### Task details
Nothing but an exact copy of the listing should appear in the response.
──────── Records shown ────────
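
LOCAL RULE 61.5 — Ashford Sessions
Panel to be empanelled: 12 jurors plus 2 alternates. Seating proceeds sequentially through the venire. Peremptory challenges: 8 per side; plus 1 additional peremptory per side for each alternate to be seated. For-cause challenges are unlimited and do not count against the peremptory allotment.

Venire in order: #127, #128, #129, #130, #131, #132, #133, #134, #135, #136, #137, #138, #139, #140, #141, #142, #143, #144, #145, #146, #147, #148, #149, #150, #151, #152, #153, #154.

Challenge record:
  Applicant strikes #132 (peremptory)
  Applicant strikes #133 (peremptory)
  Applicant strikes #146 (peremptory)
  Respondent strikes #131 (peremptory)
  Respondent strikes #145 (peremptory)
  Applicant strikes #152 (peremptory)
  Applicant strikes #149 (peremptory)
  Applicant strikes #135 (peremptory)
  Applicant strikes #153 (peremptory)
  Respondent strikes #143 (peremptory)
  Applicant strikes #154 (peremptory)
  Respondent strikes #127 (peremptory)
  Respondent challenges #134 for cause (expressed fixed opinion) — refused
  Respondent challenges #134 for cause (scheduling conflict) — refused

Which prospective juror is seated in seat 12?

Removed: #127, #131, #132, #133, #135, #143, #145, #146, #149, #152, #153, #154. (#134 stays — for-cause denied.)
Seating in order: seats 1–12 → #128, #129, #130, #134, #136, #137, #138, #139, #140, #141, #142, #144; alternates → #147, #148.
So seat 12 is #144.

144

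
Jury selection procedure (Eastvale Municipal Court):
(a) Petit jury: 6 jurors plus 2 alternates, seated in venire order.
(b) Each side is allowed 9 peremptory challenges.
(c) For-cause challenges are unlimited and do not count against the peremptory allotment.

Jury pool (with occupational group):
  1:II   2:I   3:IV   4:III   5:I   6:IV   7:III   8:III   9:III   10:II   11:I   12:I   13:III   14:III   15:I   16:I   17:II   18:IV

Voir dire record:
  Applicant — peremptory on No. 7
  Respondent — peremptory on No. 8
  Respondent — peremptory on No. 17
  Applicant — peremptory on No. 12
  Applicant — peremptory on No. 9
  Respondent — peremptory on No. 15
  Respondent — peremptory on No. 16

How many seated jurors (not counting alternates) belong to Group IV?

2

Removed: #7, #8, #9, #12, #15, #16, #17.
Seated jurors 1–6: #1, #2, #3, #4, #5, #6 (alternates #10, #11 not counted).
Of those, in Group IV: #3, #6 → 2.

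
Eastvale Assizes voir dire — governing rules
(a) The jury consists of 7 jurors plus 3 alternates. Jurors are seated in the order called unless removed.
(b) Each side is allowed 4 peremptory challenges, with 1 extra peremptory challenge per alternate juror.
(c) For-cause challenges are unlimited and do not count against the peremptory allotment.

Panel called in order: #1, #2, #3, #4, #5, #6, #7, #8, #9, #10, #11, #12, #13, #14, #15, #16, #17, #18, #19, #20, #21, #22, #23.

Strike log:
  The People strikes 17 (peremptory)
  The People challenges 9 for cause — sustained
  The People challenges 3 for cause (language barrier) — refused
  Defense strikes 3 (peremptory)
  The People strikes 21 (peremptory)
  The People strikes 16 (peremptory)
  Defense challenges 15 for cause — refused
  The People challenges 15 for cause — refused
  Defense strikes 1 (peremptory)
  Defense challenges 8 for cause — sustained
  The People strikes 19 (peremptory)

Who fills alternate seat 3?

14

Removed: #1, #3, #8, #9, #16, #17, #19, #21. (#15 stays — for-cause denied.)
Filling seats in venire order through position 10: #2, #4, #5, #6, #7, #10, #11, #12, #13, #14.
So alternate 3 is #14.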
────────
### Finished exercise
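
LOCAL RULE 61.5 — Ashford Sessions
Panel to be empanelled: 12 jurors plus 2 alternates. Seating proceeds sequentially through the venire. Peremptory challenges: 8 per side; plus 1 additional peremptory per side for each alternate to be seated. For-cause challenges are unlimited and do not count against the peremptory allotment.

Venire in order: #127, #128, #129, #130, #131, #132, #133, #134, #135, #136, #137, #138, #139, #140, #141, #142, #143, #144, #145, #146, #147, #148, #149, #150, #151, #152, #153, #154.

Challenge record:
  Applicant strikes #132 (peremptory)
  Applicant strikes #133 (peremptory)
  Applicant strikes #146 (peremptory)
  Respondent strikes #131 (peremptory)
  Respondent strikes #145 (peremptory)
  Applicant strikes #152 (peremptory)
  Applicant strikes #149 (peremptory)
  Applicant strikes #135 (peremptory)
  Applicant strikes #153 (peremptory)
  Respondent strikes #143 (peremptory)
  Applicant strikes #154 (peremptory)
  Respondent strikes #127 (peremptory)
  Respondent challenges #134 for cause (expressed fixed opinion) — refused
  Respondent challenges #134 for cause (scheduling conflict) — refused

Which prospective juror is seated in seat 12?

Removed: #127, #131, #132, #133, #135, #143, #145, #146, #149, #152, #153, #154. (#134 stays — for-cause denied.)
Seating in order: seats 1–12 → #128, #129, #130, #134, #136, #137, #138, #139, #140, #141, #142, #144; alternates → #147, #148.
So seat 12 is #144.

144

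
Jury selection procedure (Eastvale Municipal Court):
(a) Petit jury: 6 jurors plus 2 alternates, seated in venire order.
(b) Each side is allowed 9 peremptory challenges.
(c) For-cause challenges are unlimited and do not count against the peremptory allotment.

Jury pool (with occupational group):
  1:II   2:I   3:IV   4:III   5:I   6:IV   7:III   8:III   9:III   10:II   11:I   12:I   13:III   14:III   15:I   16:I   17:II   18:IV

Voir dire record:
  Applicant — peremptory on No. 7
  Respondent — peremptory on No. 8
  Respondent — peremptory on No. 17
  Applicant — peremptory on No. 12
  Applicant — peremptory on No. 9
  Respondent — peremptory on No. 15
  Respondent — peremptory on No. 16

How many seated jurors (not counting alternates) belong to Group IV?

2

Removed: #7, #8, #9, #12, #15, #16, #17.
Seated jurors 1–6: #1, #2, #3, #4, #5, #6 (alternates #10, #11 not counted).
Of those, in Group IV: #3, #6 → 2.

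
Eastvale Assizes voir dire — governing rules
(a) The jury consists of 7 jurors plus 3 alternates. Jurors are seated in the order called unless removed.
(b) Each side is allowed 4 peremptory challenges, with 1 extra peremptory challenge per alternate juror.
(c) For-cause challenges are unlimited and do not count against the peremptory allotment.

Panel called in order: #1, #2, #3, #4, #5, #6, #7, #8, #9, #10, #11, #12, #13, #14, #15, #16, #17, #18, #19, #20, #21, #22, #23.

Strike log:
  The People strikes 17 (peremptory)
  The People challenges 9 for cause — sustained
  The People challenges 3 for cause (language barrier) — refused
  Defense strikes 3 (peremptory)
  The People strikes 21 (peremptory)
  The People strikes 16 (peremptory)
  Defense challenges 15 for cause — refused
  The People challenges 15 for cause — refused
  Defense strikes 1 (peremptory)
  Defense challenges 8 for cause — sustained
  The People strikes 19 (peremptory)

Who fills alternate seat 3?

14

Removed: #1, #3, #8, #9, #16, #17, #19, #21. (#15 stays — for-cause denied.)
Filling seats in venire order through position 10: #2, #4, #5, #6, #7, #10, #11, #12, #13, #14.
So alternate 3 is #14.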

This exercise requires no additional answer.